About this exercise
Could you find every line in the entries below that holds the word "adjacent" and copy it?

-- Extracted entries follows --

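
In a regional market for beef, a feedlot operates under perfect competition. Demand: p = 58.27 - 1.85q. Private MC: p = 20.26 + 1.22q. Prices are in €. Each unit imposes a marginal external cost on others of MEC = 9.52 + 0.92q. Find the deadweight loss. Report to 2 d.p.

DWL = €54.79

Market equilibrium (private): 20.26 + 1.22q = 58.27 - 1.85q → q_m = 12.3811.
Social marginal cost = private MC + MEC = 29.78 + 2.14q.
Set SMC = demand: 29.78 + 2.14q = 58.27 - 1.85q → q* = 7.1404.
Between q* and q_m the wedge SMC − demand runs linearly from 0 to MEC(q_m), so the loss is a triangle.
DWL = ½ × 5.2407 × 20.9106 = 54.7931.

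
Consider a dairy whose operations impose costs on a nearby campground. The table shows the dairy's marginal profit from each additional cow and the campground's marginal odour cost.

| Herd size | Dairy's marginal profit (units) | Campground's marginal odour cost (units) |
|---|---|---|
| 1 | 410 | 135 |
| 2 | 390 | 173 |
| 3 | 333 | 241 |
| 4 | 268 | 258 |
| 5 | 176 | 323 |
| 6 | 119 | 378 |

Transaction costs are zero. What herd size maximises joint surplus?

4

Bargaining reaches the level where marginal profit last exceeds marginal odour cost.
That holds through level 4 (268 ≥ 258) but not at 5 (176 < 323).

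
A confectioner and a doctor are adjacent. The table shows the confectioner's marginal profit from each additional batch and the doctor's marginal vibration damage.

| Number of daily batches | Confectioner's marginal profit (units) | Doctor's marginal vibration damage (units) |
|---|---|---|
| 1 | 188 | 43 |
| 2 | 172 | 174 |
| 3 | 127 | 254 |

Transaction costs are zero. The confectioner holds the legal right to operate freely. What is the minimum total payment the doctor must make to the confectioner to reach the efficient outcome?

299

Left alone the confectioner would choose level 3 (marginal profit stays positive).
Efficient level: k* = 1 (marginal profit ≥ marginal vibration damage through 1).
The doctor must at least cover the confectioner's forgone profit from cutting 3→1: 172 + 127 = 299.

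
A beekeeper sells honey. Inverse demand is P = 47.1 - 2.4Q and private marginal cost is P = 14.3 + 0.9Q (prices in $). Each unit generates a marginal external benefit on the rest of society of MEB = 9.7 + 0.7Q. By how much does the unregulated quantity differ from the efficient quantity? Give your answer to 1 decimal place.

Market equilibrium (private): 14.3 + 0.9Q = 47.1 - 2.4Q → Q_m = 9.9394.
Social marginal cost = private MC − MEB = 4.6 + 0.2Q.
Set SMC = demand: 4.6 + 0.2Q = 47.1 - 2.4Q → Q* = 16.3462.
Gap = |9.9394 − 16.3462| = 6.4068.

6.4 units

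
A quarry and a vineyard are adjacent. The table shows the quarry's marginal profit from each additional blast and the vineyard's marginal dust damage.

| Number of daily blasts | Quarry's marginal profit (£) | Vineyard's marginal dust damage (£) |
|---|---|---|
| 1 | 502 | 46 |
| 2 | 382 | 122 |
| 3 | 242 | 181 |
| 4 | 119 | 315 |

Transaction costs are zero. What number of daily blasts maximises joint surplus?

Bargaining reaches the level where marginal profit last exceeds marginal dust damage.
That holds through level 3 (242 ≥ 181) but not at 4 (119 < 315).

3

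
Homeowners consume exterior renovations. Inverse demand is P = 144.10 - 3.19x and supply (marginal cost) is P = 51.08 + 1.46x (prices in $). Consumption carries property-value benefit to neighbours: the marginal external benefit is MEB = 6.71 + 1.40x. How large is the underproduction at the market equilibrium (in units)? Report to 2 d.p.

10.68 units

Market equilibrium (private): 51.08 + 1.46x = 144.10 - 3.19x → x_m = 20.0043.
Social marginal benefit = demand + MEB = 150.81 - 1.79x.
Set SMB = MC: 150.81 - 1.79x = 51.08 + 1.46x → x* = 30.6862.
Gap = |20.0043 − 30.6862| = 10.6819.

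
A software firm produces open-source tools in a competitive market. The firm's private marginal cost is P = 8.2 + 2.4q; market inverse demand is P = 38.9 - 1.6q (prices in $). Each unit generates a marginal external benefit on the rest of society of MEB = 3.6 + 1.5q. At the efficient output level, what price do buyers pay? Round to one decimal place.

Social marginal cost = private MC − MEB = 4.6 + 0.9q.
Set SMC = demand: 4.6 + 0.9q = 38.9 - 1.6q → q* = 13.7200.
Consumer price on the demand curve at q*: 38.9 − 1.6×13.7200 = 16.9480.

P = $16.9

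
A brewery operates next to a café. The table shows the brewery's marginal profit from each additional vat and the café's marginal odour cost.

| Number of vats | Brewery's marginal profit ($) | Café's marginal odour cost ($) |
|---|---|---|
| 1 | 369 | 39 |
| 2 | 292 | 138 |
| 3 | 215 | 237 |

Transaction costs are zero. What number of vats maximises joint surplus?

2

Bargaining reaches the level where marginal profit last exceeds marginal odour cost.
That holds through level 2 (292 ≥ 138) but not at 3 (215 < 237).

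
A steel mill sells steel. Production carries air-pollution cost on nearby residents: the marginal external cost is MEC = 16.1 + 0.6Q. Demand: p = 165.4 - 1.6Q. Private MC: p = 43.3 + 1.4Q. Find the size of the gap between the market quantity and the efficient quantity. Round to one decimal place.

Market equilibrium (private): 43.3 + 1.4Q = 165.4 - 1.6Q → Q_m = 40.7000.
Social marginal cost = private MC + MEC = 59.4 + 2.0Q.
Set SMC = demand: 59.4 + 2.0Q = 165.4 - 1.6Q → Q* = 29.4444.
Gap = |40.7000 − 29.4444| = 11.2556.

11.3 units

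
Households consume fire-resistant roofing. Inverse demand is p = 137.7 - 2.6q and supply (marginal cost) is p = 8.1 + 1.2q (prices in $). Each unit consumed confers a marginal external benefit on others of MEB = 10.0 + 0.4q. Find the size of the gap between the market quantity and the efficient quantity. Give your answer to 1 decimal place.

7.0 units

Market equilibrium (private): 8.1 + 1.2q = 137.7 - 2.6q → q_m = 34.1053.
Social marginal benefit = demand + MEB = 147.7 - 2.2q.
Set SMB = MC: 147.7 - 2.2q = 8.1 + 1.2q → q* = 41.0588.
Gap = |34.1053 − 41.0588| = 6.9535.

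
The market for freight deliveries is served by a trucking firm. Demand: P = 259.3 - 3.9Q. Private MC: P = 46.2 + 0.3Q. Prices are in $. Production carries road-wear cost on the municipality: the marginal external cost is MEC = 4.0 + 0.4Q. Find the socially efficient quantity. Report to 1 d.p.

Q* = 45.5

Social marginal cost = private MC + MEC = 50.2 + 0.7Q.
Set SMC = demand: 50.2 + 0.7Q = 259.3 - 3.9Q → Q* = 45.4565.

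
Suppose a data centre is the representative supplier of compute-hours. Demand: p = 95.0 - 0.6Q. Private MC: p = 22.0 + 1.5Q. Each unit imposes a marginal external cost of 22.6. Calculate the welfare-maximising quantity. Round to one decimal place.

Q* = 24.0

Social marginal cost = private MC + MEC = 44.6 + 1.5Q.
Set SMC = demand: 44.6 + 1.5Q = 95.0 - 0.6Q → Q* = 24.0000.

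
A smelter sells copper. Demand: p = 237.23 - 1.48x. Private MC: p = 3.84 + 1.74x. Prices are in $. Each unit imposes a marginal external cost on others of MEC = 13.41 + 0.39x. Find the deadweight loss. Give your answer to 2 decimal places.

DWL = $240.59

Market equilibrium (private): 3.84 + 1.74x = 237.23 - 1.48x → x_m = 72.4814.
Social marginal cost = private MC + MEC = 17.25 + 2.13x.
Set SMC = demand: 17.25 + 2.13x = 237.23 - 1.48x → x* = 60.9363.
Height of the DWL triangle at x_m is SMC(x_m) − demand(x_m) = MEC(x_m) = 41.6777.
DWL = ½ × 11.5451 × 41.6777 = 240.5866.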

-- Extracted entries concluded --
-- Extracted entries follows --

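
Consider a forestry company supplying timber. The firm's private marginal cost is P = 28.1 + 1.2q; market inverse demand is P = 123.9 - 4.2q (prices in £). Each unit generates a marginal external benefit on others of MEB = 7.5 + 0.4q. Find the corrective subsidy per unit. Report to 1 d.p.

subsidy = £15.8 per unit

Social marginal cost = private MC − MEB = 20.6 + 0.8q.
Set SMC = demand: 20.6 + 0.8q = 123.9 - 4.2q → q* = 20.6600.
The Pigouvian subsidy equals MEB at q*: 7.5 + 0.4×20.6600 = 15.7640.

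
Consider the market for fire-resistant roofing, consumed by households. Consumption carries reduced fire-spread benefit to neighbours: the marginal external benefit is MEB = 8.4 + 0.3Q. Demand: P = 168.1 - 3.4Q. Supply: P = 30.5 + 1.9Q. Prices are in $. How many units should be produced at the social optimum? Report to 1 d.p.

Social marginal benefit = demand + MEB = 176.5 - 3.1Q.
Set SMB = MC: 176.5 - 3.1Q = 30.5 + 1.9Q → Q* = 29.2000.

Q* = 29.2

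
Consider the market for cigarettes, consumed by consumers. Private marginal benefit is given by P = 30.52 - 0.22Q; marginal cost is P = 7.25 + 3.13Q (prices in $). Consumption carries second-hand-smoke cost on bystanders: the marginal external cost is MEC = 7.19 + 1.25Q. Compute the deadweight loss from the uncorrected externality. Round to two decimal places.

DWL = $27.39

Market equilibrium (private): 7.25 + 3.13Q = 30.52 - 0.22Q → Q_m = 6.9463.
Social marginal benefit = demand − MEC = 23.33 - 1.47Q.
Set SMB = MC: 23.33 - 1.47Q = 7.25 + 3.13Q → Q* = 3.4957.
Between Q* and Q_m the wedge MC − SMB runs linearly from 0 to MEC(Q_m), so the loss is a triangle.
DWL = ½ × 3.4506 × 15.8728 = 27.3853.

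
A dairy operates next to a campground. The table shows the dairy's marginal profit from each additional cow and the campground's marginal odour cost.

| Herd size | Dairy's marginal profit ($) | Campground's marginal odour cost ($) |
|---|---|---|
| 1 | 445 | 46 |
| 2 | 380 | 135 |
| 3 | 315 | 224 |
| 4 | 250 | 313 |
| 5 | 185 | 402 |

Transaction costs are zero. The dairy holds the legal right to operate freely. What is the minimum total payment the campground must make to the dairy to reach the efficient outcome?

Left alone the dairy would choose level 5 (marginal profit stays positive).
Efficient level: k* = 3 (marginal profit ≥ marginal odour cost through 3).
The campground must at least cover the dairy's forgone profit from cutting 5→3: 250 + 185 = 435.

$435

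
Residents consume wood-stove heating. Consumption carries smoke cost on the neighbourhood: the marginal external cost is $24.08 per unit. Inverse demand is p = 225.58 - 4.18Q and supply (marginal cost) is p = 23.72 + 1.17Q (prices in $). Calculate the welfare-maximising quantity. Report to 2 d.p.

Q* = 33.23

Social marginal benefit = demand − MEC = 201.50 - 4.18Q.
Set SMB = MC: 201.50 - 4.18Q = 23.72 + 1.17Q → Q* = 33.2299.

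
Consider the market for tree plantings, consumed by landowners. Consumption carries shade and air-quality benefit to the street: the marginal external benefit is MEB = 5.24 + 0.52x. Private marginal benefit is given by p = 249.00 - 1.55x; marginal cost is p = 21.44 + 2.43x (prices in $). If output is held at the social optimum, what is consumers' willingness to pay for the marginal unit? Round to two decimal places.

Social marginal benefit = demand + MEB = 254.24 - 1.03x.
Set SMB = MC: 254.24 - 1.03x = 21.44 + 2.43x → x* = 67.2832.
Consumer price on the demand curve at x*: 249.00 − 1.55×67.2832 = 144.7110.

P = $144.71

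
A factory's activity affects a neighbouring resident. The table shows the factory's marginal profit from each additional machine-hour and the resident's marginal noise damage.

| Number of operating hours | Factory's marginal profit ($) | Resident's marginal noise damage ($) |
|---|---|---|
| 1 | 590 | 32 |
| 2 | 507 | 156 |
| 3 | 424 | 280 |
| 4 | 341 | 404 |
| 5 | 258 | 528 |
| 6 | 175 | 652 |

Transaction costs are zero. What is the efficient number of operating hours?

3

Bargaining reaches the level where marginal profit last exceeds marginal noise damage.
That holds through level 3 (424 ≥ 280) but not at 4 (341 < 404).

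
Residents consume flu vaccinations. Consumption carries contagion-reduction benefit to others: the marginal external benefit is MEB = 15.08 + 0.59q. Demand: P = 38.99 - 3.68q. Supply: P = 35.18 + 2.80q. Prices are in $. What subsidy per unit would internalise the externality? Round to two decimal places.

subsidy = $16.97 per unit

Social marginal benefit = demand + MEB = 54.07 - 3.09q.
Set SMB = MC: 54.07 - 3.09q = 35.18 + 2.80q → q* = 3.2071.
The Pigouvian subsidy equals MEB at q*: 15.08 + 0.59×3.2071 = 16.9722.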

-- Extracted entries concluded --

Result for this exercise
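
A confectioner and a doctor are adjacent. The table shows the confectioner's marginal profit from each additional batch and the doctor's marginal vibration damage.
A quarry and a vineyard are adjacent. The table shows the quarry's marginal profit from each additional blast and the vineyard's marginal dust damage.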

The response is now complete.